Exercise objective — Within the entries below, find the portion that opens with the line containing "Let b = -40307. What is b - (-106)*19?" and closes with the line containing "Answer: 701067/35 ≈ 20031.". Retype that portion exactly and only.

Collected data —
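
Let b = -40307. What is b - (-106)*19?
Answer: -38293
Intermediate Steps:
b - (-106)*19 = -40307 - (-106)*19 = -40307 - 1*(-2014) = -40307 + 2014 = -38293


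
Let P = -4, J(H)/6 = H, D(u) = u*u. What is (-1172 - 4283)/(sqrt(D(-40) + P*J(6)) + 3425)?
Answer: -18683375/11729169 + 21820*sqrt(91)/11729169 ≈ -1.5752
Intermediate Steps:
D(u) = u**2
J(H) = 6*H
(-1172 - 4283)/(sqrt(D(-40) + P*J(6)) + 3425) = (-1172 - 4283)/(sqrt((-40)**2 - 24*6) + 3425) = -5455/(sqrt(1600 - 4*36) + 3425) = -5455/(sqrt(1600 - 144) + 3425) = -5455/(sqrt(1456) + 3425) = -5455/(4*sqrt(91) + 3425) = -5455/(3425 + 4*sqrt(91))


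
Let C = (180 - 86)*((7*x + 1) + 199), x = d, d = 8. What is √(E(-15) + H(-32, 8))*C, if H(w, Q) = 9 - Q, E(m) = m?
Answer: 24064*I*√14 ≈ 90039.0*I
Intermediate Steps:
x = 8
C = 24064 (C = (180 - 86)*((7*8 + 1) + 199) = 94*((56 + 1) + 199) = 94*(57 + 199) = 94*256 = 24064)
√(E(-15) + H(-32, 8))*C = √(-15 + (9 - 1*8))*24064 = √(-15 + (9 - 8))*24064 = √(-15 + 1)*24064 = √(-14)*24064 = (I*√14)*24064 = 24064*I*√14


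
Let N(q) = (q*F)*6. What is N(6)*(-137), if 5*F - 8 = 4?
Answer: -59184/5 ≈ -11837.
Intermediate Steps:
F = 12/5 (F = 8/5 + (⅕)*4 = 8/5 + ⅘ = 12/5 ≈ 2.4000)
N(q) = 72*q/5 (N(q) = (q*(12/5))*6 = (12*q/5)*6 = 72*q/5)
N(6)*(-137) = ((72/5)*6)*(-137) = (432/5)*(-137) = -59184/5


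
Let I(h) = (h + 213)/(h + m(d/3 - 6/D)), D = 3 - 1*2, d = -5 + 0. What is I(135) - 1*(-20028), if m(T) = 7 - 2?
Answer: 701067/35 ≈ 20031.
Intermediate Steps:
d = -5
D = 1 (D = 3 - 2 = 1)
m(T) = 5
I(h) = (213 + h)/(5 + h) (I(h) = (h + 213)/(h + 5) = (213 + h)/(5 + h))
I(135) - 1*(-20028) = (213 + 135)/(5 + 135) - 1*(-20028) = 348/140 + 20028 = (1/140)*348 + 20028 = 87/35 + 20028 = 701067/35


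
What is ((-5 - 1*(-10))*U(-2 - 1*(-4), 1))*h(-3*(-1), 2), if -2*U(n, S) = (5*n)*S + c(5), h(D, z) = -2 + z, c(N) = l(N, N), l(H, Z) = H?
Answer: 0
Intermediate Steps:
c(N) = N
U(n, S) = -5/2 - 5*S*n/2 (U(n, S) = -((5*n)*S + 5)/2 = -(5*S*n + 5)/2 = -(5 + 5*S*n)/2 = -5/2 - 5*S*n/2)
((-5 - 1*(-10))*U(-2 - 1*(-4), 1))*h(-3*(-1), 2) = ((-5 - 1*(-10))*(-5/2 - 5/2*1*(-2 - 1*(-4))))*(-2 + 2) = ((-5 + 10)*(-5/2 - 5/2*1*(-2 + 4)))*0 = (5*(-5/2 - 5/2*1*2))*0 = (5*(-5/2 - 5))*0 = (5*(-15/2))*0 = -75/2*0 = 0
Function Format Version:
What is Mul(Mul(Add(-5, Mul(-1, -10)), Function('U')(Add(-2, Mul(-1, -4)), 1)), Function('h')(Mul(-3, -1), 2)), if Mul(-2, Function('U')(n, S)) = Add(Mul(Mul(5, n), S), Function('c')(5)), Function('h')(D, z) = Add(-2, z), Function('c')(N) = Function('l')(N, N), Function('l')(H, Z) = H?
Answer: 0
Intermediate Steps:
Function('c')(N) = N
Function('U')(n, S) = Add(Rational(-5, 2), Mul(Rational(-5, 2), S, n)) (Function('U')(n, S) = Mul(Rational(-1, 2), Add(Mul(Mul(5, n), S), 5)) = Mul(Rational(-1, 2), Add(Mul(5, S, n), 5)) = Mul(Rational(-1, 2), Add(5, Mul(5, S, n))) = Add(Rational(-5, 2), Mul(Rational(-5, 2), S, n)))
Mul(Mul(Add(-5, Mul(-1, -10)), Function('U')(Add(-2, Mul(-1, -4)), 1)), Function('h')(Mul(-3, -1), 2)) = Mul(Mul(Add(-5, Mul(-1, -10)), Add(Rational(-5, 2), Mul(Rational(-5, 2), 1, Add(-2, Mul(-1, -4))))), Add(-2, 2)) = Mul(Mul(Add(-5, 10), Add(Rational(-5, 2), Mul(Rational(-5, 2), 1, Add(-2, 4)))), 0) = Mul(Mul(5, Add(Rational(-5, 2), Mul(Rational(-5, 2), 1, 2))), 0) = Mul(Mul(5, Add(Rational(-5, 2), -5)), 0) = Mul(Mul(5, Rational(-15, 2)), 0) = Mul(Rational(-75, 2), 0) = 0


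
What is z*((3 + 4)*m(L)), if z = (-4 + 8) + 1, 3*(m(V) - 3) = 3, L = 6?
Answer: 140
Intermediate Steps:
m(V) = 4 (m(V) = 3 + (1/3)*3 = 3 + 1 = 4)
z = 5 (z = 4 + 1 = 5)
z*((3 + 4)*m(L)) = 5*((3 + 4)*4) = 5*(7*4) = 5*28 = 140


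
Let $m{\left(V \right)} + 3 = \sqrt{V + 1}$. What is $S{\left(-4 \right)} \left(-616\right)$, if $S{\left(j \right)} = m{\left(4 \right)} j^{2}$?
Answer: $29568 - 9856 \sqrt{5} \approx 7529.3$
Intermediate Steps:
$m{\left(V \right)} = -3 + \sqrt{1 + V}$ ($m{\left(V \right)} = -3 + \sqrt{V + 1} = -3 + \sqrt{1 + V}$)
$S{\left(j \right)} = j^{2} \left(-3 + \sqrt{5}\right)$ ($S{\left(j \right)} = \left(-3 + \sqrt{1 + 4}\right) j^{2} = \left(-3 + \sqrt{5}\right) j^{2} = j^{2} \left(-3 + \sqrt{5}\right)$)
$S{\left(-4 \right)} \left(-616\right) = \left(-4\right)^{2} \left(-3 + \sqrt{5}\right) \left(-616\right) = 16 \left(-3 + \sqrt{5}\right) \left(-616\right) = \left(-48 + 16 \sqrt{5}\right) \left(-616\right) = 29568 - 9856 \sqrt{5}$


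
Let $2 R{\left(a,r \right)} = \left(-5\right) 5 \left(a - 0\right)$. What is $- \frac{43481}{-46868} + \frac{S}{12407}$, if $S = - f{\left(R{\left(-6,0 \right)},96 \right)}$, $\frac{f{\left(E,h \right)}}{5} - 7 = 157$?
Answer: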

==

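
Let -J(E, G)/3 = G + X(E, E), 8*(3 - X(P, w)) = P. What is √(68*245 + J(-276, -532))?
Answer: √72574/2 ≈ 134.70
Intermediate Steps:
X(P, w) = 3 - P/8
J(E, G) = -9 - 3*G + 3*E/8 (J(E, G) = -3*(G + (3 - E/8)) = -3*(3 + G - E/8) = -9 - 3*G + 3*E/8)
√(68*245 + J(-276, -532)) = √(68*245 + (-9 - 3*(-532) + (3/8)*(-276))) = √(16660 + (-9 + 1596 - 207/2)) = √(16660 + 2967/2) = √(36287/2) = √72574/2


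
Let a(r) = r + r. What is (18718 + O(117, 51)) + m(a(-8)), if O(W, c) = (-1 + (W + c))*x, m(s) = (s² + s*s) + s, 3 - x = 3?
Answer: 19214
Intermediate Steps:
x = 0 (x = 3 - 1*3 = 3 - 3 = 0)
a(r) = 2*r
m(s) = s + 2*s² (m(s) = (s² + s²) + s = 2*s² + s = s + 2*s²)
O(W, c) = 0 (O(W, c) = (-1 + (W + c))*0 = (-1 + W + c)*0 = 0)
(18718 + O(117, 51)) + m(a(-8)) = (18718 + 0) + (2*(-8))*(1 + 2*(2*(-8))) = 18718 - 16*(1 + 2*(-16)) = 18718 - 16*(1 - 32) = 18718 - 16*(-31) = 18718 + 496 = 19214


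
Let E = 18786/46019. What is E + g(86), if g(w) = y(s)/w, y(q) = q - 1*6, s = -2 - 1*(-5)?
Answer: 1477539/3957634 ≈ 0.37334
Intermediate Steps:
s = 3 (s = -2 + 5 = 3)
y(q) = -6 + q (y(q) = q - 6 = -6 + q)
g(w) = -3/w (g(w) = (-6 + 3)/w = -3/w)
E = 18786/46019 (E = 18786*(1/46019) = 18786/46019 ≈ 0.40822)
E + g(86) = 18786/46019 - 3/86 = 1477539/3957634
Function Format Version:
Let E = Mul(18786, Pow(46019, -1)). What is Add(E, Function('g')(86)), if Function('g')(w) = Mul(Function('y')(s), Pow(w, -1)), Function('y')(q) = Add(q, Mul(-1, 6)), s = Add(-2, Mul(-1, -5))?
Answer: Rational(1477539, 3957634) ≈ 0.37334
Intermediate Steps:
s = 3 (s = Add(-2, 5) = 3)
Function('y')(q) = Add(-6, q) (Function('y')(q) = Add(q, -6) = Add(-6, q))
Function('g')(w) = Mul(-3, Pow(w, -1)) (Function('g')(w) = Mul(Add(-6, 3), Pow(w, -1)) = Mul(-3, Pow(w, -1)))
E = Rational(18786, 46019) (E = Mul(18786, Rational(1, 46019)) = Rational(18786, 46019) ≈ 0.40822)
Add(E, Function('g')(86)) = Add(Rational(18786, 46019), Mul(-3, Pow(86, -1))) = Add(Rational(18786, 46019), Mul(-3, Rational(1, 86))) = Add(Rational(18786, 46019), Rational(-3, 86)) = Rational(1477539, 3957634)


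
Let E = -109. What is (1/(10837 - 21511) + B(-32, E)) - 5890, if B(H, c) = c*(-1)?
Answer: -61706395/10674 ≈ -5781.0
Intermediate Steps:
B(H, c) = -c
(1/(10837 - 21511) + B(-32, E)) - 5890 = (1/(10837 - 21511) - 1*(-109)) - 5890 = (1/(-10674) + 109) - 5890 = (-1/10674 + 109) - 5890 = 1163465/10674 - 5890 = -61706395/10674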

--

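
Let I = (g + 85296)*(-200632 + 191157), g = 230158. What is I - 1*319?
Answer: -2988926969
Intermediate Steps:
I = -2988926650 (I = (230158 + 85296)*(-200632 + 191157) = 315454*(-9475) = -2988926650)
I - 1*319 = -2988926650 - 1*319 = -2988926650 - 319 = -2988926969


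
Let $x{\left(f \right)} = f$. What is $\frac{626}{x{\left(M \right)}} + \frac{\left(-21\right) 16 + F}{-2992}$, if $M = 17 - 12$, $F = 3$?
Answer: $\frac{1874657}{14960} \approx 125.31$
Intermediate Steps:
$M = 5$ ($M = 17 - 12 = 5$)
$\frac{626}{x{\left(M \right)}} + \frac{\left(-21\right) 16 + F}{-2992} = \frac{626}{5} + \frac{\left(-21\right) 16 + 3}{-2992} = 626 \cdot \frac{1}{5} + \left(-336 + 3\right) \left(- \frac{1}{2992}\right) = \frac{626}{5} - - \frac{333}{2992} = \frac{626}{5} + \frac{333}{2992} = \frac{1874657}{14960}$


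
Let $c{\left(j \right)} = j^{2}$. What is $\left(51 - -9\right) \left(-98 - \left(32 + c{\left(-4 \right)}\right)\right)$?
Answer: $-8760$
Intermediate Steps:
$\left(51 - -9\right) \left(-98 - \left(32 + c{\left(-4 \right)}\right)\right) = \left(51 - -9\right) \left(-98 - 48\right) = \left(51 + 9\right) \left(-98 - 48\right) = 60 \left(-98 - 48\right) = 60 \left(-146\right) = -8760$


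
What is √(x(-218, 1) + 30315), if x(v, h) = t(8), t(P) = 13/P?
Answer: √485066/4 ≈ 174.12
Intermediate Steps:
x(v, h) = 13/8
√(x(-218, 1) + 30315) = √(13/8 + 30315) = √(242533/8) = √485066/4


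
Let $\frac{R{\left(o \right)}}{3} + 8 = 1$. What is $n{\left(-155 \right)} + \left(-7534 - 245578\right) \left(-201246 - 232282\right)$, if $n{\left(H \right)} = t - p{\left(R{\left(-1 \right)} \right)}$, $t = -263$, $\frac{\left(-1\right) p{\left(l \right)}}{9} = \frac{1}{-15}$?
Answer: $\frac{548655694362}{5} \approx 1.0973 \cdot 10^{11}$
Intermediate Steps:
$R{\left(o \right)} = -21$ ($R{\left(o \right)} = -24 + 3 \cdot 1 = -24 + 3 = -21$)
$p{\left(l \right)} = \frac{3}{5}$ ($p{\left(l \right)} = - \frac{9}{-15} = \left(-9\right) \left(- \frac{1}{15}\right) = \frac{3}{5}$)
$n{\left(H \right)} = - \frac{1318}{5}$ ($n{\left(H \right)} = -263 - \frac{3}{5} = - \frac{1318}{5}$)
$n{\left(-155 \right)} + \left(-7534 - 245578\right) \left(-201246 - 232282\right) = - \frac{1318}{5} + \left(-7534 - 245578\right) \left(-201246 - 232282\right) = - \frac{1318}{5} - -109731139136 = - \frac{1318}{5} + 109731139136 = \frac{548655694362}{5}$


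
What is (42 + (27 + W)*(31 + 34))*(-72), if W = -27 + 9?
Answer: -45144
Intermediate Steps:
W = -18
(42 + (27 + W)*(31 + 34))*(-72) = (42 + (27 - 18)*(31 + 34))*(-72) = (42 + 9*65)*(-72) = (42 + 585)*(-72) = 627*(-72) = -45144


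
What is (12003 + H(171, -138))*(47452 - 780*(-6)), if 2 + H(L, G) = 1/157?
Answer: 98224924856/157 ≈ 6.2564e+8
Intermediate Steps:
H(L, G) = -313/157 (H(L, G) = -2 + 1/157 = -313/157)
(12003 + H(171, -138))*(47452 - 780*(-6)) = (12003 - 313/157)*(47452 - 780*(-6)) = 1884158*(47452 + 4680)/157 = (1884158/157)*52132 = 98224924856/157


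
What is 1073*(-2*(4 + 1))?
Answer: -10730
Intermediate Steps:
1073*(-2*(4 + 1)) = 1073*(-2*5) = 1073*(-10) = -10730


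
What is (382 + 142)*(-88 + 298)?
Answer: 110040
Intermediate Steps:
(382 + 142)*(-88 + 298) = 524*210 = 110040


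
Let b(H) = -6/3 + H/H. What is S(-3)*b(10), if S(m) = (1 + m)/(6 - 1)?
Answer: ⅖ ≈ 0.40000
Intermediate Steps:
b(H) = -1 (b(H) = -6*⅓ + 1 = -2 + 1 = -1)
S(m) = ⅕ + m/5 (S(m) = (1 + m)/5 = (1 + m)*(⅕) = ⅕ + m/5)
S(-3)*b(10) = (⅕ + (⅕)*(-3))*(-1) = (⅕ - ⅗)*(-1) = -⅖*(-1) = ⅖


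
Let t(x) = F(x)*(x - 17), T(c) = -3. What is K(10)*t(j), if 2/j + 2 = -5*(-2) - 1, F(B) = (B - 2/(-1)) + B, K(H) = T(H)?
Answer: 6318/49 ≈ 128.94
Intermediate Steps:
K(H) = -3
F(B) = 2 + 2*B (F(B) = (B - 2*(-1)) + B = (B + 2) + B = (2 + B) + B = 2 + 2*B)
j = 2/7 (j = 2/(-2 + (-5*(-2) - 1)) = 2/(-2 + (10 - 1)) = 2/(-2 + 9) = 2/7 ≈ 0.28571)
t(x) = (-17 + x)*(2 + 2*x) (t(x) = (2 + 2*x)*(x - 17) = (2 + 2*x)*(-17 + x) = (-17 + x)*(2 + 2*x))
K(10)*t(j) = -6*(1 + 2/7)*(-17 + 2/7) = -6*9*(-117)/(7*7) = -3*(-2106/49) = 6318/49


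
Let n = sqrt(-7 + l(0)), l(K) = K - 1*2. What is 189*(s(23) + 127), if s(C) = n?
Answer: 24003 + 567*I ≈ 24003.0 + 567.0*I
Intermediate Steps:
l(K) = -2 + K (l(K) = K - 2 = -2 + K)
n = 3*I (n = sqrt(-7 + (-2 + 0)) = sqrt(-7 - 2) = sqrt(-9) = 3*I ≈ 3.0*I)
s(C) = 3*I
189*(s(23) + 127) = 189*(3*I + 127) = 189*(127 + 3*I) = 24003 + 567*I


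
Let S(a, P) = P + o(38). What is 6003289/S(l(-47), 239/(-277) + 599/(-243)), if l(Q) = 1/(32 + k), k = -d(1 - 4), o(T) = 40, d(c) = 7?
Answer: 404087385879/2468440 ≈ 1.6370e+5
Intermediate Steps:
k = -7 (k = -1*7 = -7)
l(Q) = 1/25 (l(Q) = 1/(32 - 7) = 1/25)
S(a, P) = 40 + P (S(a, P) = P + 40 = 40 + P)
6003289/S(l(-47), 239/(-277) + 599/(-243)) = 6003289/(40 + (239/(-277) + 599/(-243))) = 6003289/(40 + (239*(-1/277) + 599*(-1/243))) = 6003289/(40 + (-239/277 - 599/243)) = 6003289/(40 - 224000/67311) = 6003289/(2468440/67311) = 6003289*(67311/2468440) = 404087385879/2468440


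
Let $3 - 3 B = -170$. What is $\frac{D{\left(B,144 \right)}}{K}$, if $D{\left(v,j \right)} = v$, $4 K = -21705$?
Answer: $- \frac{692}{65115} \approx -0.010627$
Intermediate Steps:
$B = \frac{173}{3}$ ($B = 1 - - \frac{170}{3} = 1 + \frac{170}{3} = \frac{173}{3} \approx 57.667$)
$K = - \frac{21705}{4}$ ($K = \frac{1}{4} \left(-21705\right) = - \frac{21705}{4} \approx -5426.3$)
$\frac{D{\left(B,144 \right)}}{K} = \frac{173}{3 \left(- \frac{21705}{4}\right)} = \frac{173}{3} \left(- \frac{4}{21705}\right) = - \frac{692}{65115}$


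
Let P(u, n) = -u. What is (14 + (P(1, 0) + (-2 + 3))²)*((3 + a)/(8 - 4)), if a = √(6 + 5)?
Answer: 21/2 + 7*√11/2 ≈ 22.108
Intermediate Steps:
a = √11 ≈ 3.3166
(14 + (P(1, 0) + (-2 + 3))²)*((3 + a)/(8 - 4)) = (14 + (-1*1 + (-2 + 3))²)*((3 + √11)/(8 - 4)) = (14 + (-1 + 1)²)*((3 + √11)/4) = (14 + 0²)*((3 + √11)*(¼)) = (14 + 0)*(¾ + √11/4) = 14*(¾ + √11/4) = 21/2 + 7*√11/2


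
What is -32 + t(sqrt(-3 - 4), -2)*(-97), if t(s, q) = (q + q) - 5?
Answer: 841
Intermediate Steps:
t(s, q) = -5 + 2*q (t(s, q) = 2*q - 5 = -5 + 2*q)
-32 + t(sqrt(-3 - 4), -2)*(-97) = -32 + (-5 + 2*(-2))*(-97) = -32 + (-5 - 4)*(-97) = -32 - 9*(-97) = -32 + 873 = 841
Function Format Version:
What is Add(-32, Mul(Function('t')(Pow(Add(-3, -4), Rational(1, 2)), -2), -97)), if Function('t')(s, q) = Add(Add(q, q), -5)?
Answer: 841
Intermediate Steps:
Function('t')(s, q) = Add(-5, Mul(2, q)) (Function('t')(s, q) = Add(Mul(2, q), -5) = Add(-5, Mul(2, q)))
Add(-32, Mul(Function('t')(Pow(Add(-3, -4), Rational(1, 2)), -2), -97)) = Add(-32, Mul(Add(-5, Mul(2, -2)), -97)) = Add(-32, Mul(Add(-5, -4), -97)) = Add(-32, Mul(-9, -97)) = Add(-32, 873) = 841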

Expected answer —
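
Let b = -40307. What is b - (-106)*19?
Answer: -38293
Intermediate Steps:
b - (-106)*19 = -40307 - (-106)*19 = -40307 - 1*(-2014) = -40307 + 2014 = -38293


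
Let P = -4, J(H)/6 = H, D(u) = u*u. What is (-1172 - 4283)/(sqrt(D(-40) + P*J(6)) + 3425)?
Answer: -18683375/11729169 + 21820*sqrt(91)/11729169 ≈ -1.5752
Intermediate Steps:
D(u) = u**2
J(H) = 6*H
(-1172 - 4283)/(sqrt(D(-40) + P*J(6)) + 3425) = (-1172 - 4283)/(sqrt((-40)**2 - 24*6) + 3425) = -5455/(sqrt(1600 - 4*36) + 3425) = -5455/(sqrt(1600 - 144) + 3425) = -5455/(sqrt(1456) + 3425) = -5455/(4*sqrt(91) + 3425) = -5455/(3425 + 4*sqrt(91))


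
Let C = (180 - 86)*((7*x + 1) + 199), x = d, d = 8. What is √(E(-15) + H(-32, 8))*C, if H(w, Q) = 9 - Q, E(m) = m?
Answer: 24064*I*√14 ≈ 90039.0*I
Intermediate Steps:
x = 8
C = 24064 (C = (180 - 86)*((7*8 + 1) + 199) = 94*((56 + 1) + 199) = 94*(57 + 199) = 94*256 = 24064)
√(E(-15) + H(-32, 8))*C = √(-15 + (9 - 1*8))*24064 = √(-15 + (9 - 8))*24064 = √(-15 + 1)*24064 = √(-14)*24064 = (I*√14)*24064 = 24064*I*√14


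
Let N(q) = (q*F)*6. What is N(6)*(-137), if 5*F - 8 = 4?
Answer: -59184/5 ≈ -11837.
Intermediate Steps:
F = 12/5 (F = 8/5 + (⅕)*4 = 8/5 + ⅘ = 12/5 ≈ 2.4000)
N(q) = 72*q/5 (N(q) = (q*(12/5))*6 = (12*q/5)*6 = 72*q/5)
N(6)*(-137) = ((72/5)*6)*(-137) = (432/5)*(-137) = -59184/5


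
Let I(h) = (h + 213)/(h + m(d/3 - 6/D)), D = 3 - 1*2, d = -5 + 0. What is I(135) - 1*(-20028), if m(T) = 7 - 2?
Answer: 701067/35 ≈ 20031.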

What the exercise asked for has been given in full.